• **What you are asked to do**
Output all records exactly.

• **Provided information**
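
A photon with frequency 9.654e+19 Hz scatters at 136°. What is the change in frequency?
5.534e+19 Hz (decrease)

Convert frequency to wavelength (c = 299792458 m/s):
λ₀ = c/f₀ = 299792458/9.654e+19 = 3.1053704e-12 m = 3.1054 pm

Calculate Compton shift:
Δλ = λ_C(1 - cos(136°)) = 4.1717 pm

Final wavelength:
λ' = λ₀ + Δλ = 3.1054 + 4.1717 = 7.2770 pm

Final frequency:
f' = c/λ' = 299792458/7.2770222e-12 = 4.1197134e+19 Hz

Frequency shift (decrease):
Δf = f₀ - f' = 9.654e+19 - 4.1197134e+19 = 5.534e+19 Hz

(Intermediate values are shown rounded; full precision is carried through to the final answer.)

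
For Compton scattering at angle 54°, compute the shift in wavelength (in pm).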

• **Your solution**
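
A photon with frequency 9.654e+19 Hz scatters at 136°. What is the change in frequency?
5.534e+19 Hz (decrease)

Convert frequency to wavelength (c = 299792458 m/s):
λ₀ = c/f₀ = 299792458/9.654e+19 = 3.1053704e-12 m = 3.1054 pm

Calculate Compton shift:
Δλ = λ_C(1 - cos(136°)) = 4.1717 pm

Final wavelength:
λ' = λ₀ + Δλ = 3.1054 + 4.1717 = 7.2770 pm

Final frequency:
f' = c/λ' = 299792458/7.2770222e-12 = 4.1197134e+19 Hz

Frequency shift (decrease):
Δf = f₀ - f' = 9.654e+19 - 4.1197134e+19 = 5.534e+19 Hz

(Intermediate values are shown rounded; full precision is carried through to the final answer.)

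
For Compton scattering at angle 54°, compute the shift in wavelength (in pm).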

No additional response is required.